### TASK TO COMPLETE
Begin with the line that has "A container ship plans a great-circle passage from Dakar". Give it and every line after it again, exactly, through the end of the entries below.

Stored data entries
=-=-=

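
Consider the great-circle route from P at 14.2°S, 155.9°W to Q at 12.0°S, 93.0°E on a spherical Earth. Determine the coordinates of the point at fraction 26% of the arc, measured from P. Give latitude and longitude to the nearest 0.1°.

≈ 20.7°S, 175.7°E

Write both endpoints as unit vectors p₁, p₂ with components (cos φ cos λ, cos φ sin λ, sin φ).
The central angle between the endpoints is δ = arccos(p₁·p₂) ≈ 1.865 rad (106.9°).
Interpolate at f = 0.26 with slerp weights a = sin((1−f)δ)/sin δ ≈ 1.026, b = sin(fδ)/sin δ ≈ 0.487.
p = a·p₁ + b·p₂ ≈ (-0.933, 0.070, -0.353); φ = arcsin(p_z) ≈ -20.67°, λ = atan2(p_y, p_x) ≈ 175.73°.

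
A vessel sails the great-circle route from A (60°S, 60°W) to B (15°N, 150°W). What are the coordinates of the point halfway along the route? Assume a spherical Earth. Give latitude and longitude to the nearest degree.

≈ (29°S, 123°W)

Write both endpoints as unit vectors p₁, p₂ with components (cos φ cos λ, cos φ sin λ, sin φ).
The central angle between the endpoints is δ = arccos(p₁·p₂) ≈ 1.797 rad (103.0°).
Interpolate at f = 1/2 with slerp weights a = sin((1−f)δ)/sin δ ≈ 0.803, b = sin(fδ)/sin δ ≈ 0.803.
p = a·p₁ + b·p₂ ≈ (-0.471, -0.735, -0.487); φ = arcsin(p_z) ≈ -29.17°, λ = atan2(p_y, p_x) ≈ -122.63°.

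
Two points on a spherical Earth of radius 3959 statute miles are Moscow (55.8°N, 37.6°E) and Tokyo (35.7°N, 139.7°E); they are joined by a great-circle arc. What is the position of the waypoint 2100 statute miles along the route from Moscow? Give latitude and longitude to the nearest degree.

The haversine formula gives a central angle δ ≈ 1.173 rad (67.2°) between the endpoints. The total great-circle distance is δ·R ≈ 1.173 × 3959 ≈ 4646 mi, so the target fraction is f = 2100/4646 ≈ 0.452.
Interpolate at f ≈ 0.452 with slerp weights a = sin((1−f)δ)/sin δ ≈ 0.650, b = sin(fδ)/sin δ ≈ 0.549.
p = a·p₁ + b·p₂ ≈ (-0.050, 0.511, 0.858); φ = arcsin(p_z) ≈ 59.09°, λ = atan2(p_y, p_x) ≈ 95.61°.

≈ 59°N, 96°E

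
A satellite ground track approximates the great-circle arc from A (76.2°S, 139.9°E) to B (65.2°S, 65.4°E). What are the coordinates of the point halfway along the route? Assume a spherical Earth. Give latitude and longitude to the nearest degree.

≈ (74°S, 91°E)

The haversine formula gives a central angle δ ≈ 0.432 rad (24.7°) between the endpoints.
Interpolate at f = 1/2 with slerp weights a = sin((1−f)δ)/sin δ ≈ 0.512, b = sin(fδ)/sin δ ≈ 0.512.
p = a·p₁ + b·p₂ ≈ (-0.004, 0.274, -0.962); φ = arcsin(p_z) ≈ -74.10°, λ = atan2(p_y, p_x) ≈ 90.84°.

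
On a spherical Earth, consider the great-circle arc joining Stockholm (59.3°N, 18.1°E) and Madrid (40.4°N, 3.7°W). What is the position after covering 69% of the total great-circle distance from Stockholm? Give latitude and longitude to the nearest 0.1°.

≈ 46.6°N, 1.3°E

Write both endpoints as unit vectors p₁, p₂ with components (cos φ cos λ, cos φ sin λ, sin φ).
The central angle between the endpoints is δ = arccos(p₁·p₂) ≈ 0.407 rad (23.3°).
Interpolate at f = 0.69 with slerp weights a = sin((1−f)δ)/sin δ ≈ 0.318, b = sin(fδ)/sin δ ≈ 0.700.
p = a·p₁ + b·p₂ ≈ (0.686, 0.016, 0.727); φ = arcsin(p_z) ≈ 46.64°, λ = atan2(p_y, p_x) ≈ 1.34°.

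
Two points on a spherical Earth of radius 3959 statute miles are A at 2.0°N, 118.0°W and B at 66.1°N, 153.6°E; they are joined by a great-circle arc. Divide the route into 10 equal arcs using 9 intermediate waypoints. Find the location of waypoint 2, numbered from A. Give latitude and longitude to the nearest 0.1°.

≈ 17.9°N, 125.4°W

Write both endpoints as unit vectors p₁, p₂ with components (cos φ cos λ, cos φ sin λ, sin φ).
The central angle between the endpoints is δ = arccos(p₁·p₂) ≈ 1.528 rad (87.5°).
Interpolate at f = 2/10 with slerp weights a = sin((1−f)δ)/sin δ ≈ 0.941, b = sin(fδ)/sin δ ≈ 0.301.
p = a·p₁ + b·p₂ ≈ (-0.551, -0.776, 0.308); φ = arcsin(p_z) ≈ 17.94°, λ = atan2(p_y, p_x) ≈ -125.36°.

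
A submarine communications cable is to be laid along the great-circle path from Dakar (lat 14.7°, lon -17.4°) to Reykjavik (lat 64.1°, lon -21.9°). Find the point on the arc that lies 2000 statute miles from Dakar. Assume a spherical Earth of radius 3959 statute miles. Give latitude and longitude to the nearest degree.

Write both endpoints as unit vectors p₁, p₂ with components (cos φ cos λ, cos φ sin λ, sin φ).
The central angle between the endpoints is δ = arccos(p₁·p₂) ≈ 0.864 rad (49.5°). The total great-circle distance is δ·R ≈ 0.864 × 3959 ≈ 3420 mi, so the target fraction is f = 2000/3420 ≈ 0.585.
Interpolate at f ≈ 0.585 with slerp weights a = sin((1−f)δ)/sin δ ≈ 0.462, b = sin(fδ)/sin δ ≈ 0.636.
p = a·p₁ + b·p₂ ≈ (0.684, -0.237, 0.690); φ = arcsin(p_z) ≈ 43.61°, λ = atan2(p_y, p_x) ≈ -19.13°.

≈ lat 44°, lon -19°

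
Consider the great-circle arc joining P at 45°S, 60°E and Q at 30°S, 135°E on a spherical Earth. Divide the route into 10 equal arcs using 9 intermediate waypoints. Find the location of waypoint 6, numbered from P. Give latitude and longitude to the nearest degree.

≈ 42°S, 110°E

From cos δ = sin φ₁ sin φ₂ + cos φ₁ cos φ₂ cos Δλ, the central angle is δ ≈ 1.033 rad (59.2°).
Interpolate at f = 6/10 with slerp weights a = sin((1−f)δ)/sin δ ≈ 0.468, b = sin(fδ)/sin δ ≈ 0.676.
p = a·p₁ + b·p₂ ≈ (-0.249, 0.701, -0.669); φ = arcsin(p_z) ≈ -41.98°, λ = atan2(p_y, p_x) ≈ 109.56°.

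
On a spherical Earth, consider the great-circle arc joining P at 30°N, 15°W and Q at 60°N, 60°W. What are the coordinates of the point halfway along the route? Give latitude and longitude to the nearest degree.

≈ 47°N, 31°W

Write both endpoints as unit vectors p₁, p₂ with components (cos φ cos λ, cos φ sin λ, sin φ).
The central angle between the endpoints is δ = arccos(p₁·p₂) ≈ 0.739 rad (42.3°).
Interpolate at f = 1/2 with slerp weights a = sin((1−f)δ)/sin δ ≈ 0.536, b = sin(fδ)/sin δ ≈ 0.536.
p = a·p₁ + b·p₂ ≈ (0.583, -0.352, 0.732); φ = arcsin(p_z) ≈ 47.09°, λ = atan2(p_y, p_x) ≈ -31.17°.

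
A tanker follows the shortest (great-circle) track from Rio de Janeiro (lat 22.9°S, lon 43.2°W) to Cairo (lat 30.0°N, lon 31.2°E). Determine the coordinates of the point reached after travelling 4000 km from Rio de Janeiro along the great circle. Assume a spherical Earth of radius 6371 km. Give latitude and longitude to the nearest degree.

Write both endpoints as unit vectors p₁, p₂ with components (cos φ cos λ, cos φ sin λ, sin φ).
The central angle between the endpoints is δ = arccos(p₁·p₂) ≈ 1.551 rad (88.9°). The total great-circle distance is δ·R ≈ 1.551 × 6371 ≈ 9880 km, so the target fraction is f = 4000/9880 ≈ 0.405.
Interpolate at f ≈ 0.405 with slerp weights a = sin((1−f)δ)/sin δ ≈ 0.798, b = sin(fδ)/sin δ ≈ 0.588.
p = a·p₁ + b·p₂ ≈ (0.971, -0.239, -0.017); φ = arcsin(p_z) ≈ -0.95°, λ = atan2(p_y, p_x) ≈ -13.85°.

≈ lat 1°S, lon 14°W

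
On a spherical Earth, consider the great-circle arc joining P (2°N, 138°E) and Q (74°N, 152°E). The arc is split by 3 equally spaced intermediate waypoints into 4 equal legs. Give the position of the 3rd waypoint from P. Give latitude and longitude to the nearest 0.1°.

≈ (56.2°N, 143.9°E)

The haversine formula gives a central angle δ ≈ 1.265 rad (72.5°) between the endpoints.
Interpolate at f = 3/4 with slerp weights a = sin((1−f)δ)/sin δ ≈ 0.326, b = sin(fδ)/sin δ ≈ 0.852.
p = a·p₁ + b·p₂ ≈ (-0.450, 0.328, 0.831); φ = arcsin(p_z) ≈ 56.16°, λ = atan2(p_y, p_x) ≈ 143.86°.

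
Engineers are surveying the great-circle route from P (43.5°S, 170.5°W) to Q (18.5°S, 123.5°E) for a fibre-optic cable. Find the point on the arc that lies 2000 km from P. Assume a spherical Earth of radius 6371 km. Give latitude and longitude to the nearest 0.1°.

Convert each endpoint to a unit vector on the sphere (x = cos φ cos λ, y = cos φ sin λ, z = sin φ).
The central angle between the endpoints is δ = arccos(p₁·p₂) ≈ 1.049 rad (60.1°). The total great-circle distance is δ·R ≈ 1.049 × 6371 ≈ 6685 km, so the target fraction is f = 2000/6685 ≈ 0.299.
Interpolate at f ≈ 0.299 with slerp weights a = sin((1−f)δ)/sin δ ≈ 0.774, b = sin(fδ)/sin δ ≈ 0.356.
p = a·p₁ + b·p₂ ≈ (-0.740, 0.189, -0.646); φ = arcsin(p_z) ≈ -40.21°, λ = atan2(p_y, p_x) ≈ 165.67°.

≈ (40.2°S, 165.7°E)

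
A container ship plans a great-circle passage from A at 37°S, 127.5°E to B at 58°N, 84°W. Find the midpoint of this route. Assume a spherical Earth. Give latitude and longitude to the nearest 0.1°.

Convert each endpoint to a unit vector on the sphere (x = cos φ cos λ, y = cos φ sin λ, z = sin φ).
The central angle between the endpoints is δ = arccos(p₁·p₂) ≈ 2.628 rad (150.6°).
Interpolate at f = 1/2 with slerp weights a = sin((1−f)δ)/sin δ ≈ 1.970, b = sin(fδ)/sin δ ≈ 1.970.
p = a·p₁ + b·p₂ ≈ (-0.849, 0.210, 0.485); φ = arcsin(p_z) ≈ 29.02°, λ = atan2(p_y, p_x) ≈ 166.10°.

≈ 29.0°N, 166.1°E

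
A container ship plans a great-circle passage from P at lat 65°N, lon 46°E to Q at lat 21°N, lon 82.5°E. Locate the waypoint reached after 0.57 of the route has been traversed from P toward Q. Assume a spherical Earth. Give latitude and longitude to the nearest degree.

Convert each endpoint to a unit vector on the sphere (x = cos φ cos λ, y = cos φ sin λ, z = sin φ).
The central angle between the endpoints is δ = arccos(p₁·p₂) ≈ 0.874 rad (50.1°).
Interpolate at f = 0.57 with slerp weights a = sin((1−f)δ)/sin δ ≈ 0.479, b = sin(fδ)/sin δ ≈ 0.623.
p = a·p₁ + b·p₂ ≈ (0.216, 0.722, 0.657); φ = arcsin(p_z) ≈ 41.07°, λ = atan2(p_y, p_x) ≈ 73.32°.

≈ lat 41°N, lon 73°E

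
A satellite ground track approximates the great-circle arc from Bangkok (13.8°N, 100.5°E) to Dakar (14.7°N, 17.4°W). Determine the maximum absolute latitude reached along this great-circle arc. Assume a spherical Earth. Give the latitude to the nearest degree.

≈ 26°N

The great circle lies in the plane with unit normal n̂ = (p₁ × p₂)/|p₁ × p₂|.
Here n̂_z ≈ -0.897; the vertex latitude is φ_max = arccos|n̂_z| ≈ 26.2°.
Check via Clairaut: cos φ_max = |cos φ₁| · sin C = cos(13.8°)·sin(67.5°) ≈ 0.897, again giving ≈ 26.2°.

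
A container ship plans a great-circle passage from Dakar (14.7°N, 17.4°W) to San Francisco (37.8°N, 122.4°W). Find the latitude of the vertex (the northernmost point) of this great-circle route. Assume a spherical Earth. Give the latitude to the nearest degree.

≈ 42°N

The great circle lies in the plane with unit normal n̂ = (p₁ × p₂)/|p₁ × p₂|.
Here n̂_z ≈ -0.739; the vertex latitude is φ_max = arccos|n̂_z| ≈ 42.4°.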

=-=-=

### ANSWER TO THE EXERCISE
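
A container ship plans a great-circle passage from Dakar (14.7°N, 17.4°W) to San Francisco (37.8°N, 122.4°W). Find the latitude of the vertex (the northernmost point) of this great-circle route. Assume a spherical Earth. Give the latitude to the nearest degree.

≈ 42°N

The great circle lies in the plane with unit normal n̂ = (p₁ × p₂)/|p₁ × p₂|.
Here n̂_z ≈ -0.739; the vertex latitude is φ_max = arccos|n̂_z| ≈ 42.4°.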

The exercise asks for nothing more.